→ Exercise: A complete answer includes every line below with the word "available".

→ Records to use:
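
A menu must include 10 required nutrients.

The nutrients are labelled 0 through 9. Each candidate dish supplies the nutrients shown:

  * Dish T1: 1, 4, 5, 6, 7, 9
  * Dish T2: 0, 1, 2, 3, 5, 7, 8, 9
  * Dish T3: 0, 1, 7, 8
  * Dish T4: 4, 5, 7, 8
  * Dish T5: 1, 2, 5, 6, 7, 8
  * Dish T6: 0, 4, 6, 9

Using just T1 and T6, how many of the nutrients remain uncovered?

3

Union of T1, T6 = {0, 1, 4, 5, 6, 7, 9}.
Not covered: 2, 3, 8 — 3 nutrients.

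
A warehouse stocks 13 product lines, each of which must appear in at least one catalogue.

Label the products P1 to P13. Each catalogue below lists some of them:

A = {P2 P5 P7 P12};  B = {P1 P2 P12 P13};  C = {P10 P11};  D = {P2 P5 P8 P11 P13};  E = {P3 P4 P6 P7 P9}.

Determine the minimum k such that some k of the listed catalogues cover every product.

4

B and C and D and E together: B ∪ C ∪ D ∪ E = {P1, P2, P3, P4, P5, P6, P7, P8, P9, P10, P11, P12, P13} — every product is covered.
Only C contains P10, so C is forced; the remaining 11 products need at least 3 more catalogues (each remaining catalogue adds at most 5) — so at least 4 catalogues are needed, and 4 is optimal.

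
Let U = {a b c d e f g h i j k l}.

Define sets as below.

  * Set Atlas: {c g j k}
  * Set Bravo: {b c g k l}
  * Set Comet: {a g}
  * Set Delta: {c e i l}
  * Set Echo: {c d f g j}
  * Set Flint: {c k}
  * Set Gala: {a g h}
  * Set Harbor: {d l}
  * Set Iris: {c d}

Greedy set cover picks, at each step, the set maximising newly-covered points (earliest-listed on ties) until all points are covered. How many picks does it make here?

4

Greedy: pick Bravo (covers 5 new) → pick Echo (covers 3 new) → pick Delta (covers 2 new) → pick Gala (covers 2 new). Total picks: 4.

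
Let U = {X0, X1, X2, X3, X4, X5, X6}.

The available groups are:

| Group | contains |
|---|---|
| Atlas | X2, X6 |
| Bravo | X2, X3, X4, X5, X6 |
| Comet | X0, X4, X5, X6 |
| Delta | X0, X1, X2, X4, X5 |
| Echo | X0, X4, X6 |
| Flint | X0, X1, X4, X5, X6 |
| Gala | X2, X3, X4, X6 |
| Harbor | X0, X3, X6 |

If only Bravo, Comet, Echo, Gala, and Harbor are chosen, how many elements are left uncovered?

1

Union of Bravo, Comet, Echo, Gala, Harbor = {X0, X2, X3, X4, X5, X6}.
Not covered: X1 — 1 element.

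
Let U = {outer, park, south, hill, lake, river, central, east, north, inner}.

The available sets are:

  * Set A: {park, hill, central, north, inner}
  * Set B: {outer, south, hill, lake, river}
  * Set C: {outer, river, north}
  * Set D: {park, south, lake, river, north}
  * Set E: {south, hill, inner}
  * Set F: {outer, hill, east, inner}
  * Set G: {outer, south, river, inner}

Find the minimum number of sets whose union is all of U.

3

A, B, and F cover everything between them: the union {outer, park, south, hill, lake, river, central, east, north, inner} is all of U.
Only A contains central, so A is forced; the remaining 5 elements need at least 2 more sets (each remaining set adds at most 4) — so at least 3 sets are needed, and 3 is optimal.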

→ Exercise solution:
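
The available groups are:
The available sets are: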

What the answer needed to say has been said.